● Task inputs:
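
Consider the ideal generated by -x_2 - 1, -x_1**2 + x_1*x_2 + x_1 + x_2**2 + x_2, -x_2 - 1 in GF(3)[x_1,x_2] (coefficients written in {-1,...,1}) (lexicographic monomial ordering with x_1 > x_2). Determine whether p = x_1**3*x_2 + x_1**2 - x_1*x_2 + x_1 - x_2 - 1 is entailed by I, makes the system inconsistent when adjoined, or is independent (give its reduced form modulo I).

x_1**3*x_2 + x_1**2 - x_1*x_2 + x_1 - x_2 - 1 is independent of I; its normal form modulo I is -x_1.

First compute the reduced Gröbner basis of I by Buchberger's algorithm.
f_1 = -x_2 - 1, LT = x_2.
f_2 = -x_1**2 + x_1*x_2 + x_1 + x_2**2 + x_2, LT = x_1**2.
f_3 = -x_2 - 1, LT = x_2.

The S-polynomials (S(f_1,f_2), S(f_1,f_3), S(f_2,f_3)) all reduce to 0 modulo the current basis, so we have a Gröbner basis.
Inter-reduce: drop elements whose leading term is divisible by another's, tail-reduce, and make monic.
Reduced Gröbner basis: {x_1**2, x_2 + 1}.
Label its elements g_1 = x_1**2, g_2 = x_2 + 1.

Reduce p = x_1**3*x_2 + x_1**2 - x_1*x_2 + x_1 - x_2 - 1 modulo G:
  leading term x_1**3*x_2: subtract (x_1*x_2)·g_1 from x_1**3*x_2 + x_1**2 - x_1*x_2 + x_1 - x_2 - 1 → x_1**2 - x_1*x_2 + x_1 - x_2 - 1
  leading term x_1**2: subtract (1)·g_1 from x_1**2 - x_1*x_2 + x_1 - x_2 - 1 → -x_1*x_2 + x_1 - x_2 - 1
  leading term x_1*x_2: subtract (-x_1)·g_2 from -x_1*x_2 + x_1 - x_2 - 1 → -x_1 - x_2 - 1
  leading term x_1: no divisor's leading term divides it; move -x_1 to the remainder.
  leading term x_2: subtract (-1)·g_2 from -x_2 - 1 → 0
  normal form = -x_1.
The normal form is nonzero, so p ∉ I. Since p minus its normal form lies in I, I + (p) = I + (r) where r = -x_1; decide whether this ideal is the whole ring.
Run Buchberger on G together with r (pairs among the g_i already reduce to 0 since G is a Gröbner basis):
g_1 = x_1**2, LT = x_1**2.
g_2 = x_2 + 1, LT = x_2.
r = -x_1, LT = x_1.

The S-polynomials (S(g_1,g_2), S(g_1,r), S(g_2,r)) all reduce to 0 modulo the current basis, so we have a Gröbner basis.
Inter-reduce: drop elements whose leading term is divisible by another's, tail-reduce, and make monic.
Reduced Gröbner basis: {x_1, x_2 + 1}.
The reduced Gröbner basis of I + (p) is {x_1, x_2 + 1} ≠ {1}, a proper ideal, so the enlarged system stays consistent: p is independent of I, with normal form -x_1.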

● About this exercise: From the records above, extract every line exactly as it stands.

● Reply:
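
Consider the ideal generated by -x_2 - 1, -x_1**2 + x_1*x_2 + x_1 + x_2**2 + x_2, -x_2 - 1 in GF(3)[x_1,x_2] (coefficients written in {-1,...,1}) (lexicographic monomial ordering with x_1 > x_2). Determine whether p = x_1**3*x_2 + x_1**2 - x_1*x_2 + x_1 - x_2 - 1 is entailed by I, makes the system inconsistent when adjoined, or is independent (give its reduced form modulo I).

x_1**3*x_2 + x_1**2 - x_1*x_2 + x_1 - x_2 - 1 is independent of I; its normal form modulo I is -x_1.

First compute the reduced Gröbner basis of I by Buchberger's algorithm.
f_1 = -x_2 - 1, LT = x_2.
f_2 = -x_1**2 + x_1*x_2 + x_1 + x_2**2 + x_2, LT = x_1**2.
f_3 = -x_2 - 1, LT = x_2.

The S-polynomials (S(f_1,f_2), S(f_1,f_3), S(f_2,f_3)) all reduce to 0 modulo the current basis, so we have a Gröbner basis.
Inter-reduce: drop elements whose leading term is divisible by another's, tail-reduce, and make monic.
Reduced Gröbner basis: {x_1**2, x_2 + 1}.
Label its elements g_1 = x_1**2, g_2 = x_2 + 1.

Reduce p = x_1**3*x_2 + x_1**2 - x_1*x_2 + x_1 - x_2 - 1 modulo G:
  leading term x_1**3*x_2: subtract (x_1*x_2)·g_1 from x_1**3*x_2 + x_1**2 - x_1*x_2 + x_1 - x_2 - 1 → x_1**2 - x_1*x_2 + x_1 - x_2 - 1
  leading term x_1**2: subtract (1)·g_1 from x_1**2 - x_1*x_2 + x_1 - x_2 - 1 → -x_1*x_2 + x_1 - x_2 - 1
  leading term x_1*x_2: subtract (-x_1)·g_2 from -x_1*x_2 + x_1 - x_2 - 1 → -x_1 - x_2 - 1
  leading term x_1: no divisor's leading term divides it; move -x_1 to the remainder.
  leading term x_2: subtract (-1)·g_2 from -x_2 - 1 → 0
  normal form = -x_1.
The normal form is nonzero, so p ∉ I. Since p minus its normal form lies in I, I + (p) = I + (r) where r = -x_1; decide whether this ideal is the whole ring.
Run Buchberger on G together with r (pairs among the g_i already reduce to 0 since G is a Gröbner basis):
g_1 = x_1**2, LT = x_1**2.
g_2 = x_2 + 1, LT = x_2.
r = -x_1, LT = x_1.

The S-polynomials (S(g_1,g_2), S(g_1,r), S(g_2,r)) all reduce to 0 modulo the current basis, so we have a Gröbner basis.
Inter-reduce: drop elements whose leading term is divisible by another's, tail-reduce, and make monic.
Reduced Gröbner basis: {x_1, x_2 + 1}.
The reduced Gröbner basis of I + (p) is {x_1, x_2 + 1} ≠ {1}, a proper ideal, so the enlarged system stays consistent: p is independent of I, with normal form -x_1.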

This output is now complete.